#### DATASET ENTRIES
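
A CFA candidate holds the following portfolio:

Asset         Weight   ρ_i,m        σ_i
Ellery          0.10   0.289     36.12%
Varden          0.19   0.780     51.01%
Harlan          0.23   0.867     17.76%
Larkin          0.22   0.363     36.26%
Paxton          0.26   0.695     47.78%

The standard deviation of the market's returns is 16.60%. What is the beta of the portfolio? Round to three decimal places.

1.426

β_Ellery = 0.289 × 36.12% / 16.60% = 0.6288
β_Varden = 0.780 × 51.01% / 16.60% = 2.3969
β_Harlan = 0.867 × 17.76% / 16.60% = 0.9276
β_Larkin = 0.363 × 36.26% / 16.60% = 0.7929
β_Paxton = 0.695 × 47.78% / 16.60% = 2.0004
β_P = Σ w_i β_i = 0.10×0.6288 + 0.19×2.3969 + 0.23×0.9276 + 0.22×0.7929 + 0.26×2.0004 = 1.4262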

#### EXERCISE REQUIREMENTS
Write out the data exactly as it stands.

#### RESPONSE TO THE EXERCISE
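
A CFA candidate holds the following portfolio:

Asset         Weight   ρ_i,m        σ_i
Ellery          0.10   0.289     36.12%
Varden          0.19   0.780     51.01%
Harlan          0.23   0.867     17.76%
Larkin          0.22   0.363     36.26%
Paxton          0.26   0.695     47.78%

The standard deviation of the market's returns is 16.60%. What is the beta of the portfolio? Round to three decimal places.

1.426

β_Ellery = 0.289 × 36.12% / 16.60% = 0.6288
β_Varden = 0.780 × 51.01% / 16.60% = 2.3969
β_Harlan = 0.867 × 17.76% / 16.60% = 0.9276
β_Larkin = 0.363 × 36.26% / 16.60% = 0.7929
β_Paxton = 0.695 × 47.78% / 16.60% = 2.0004
β_P = Σ w_i β_i = 0.10×0.6288 + 0.19×2.3969 + 0.23×0.9276 + 0.22×0.7929 + 0.26×2.0004 = 1.4262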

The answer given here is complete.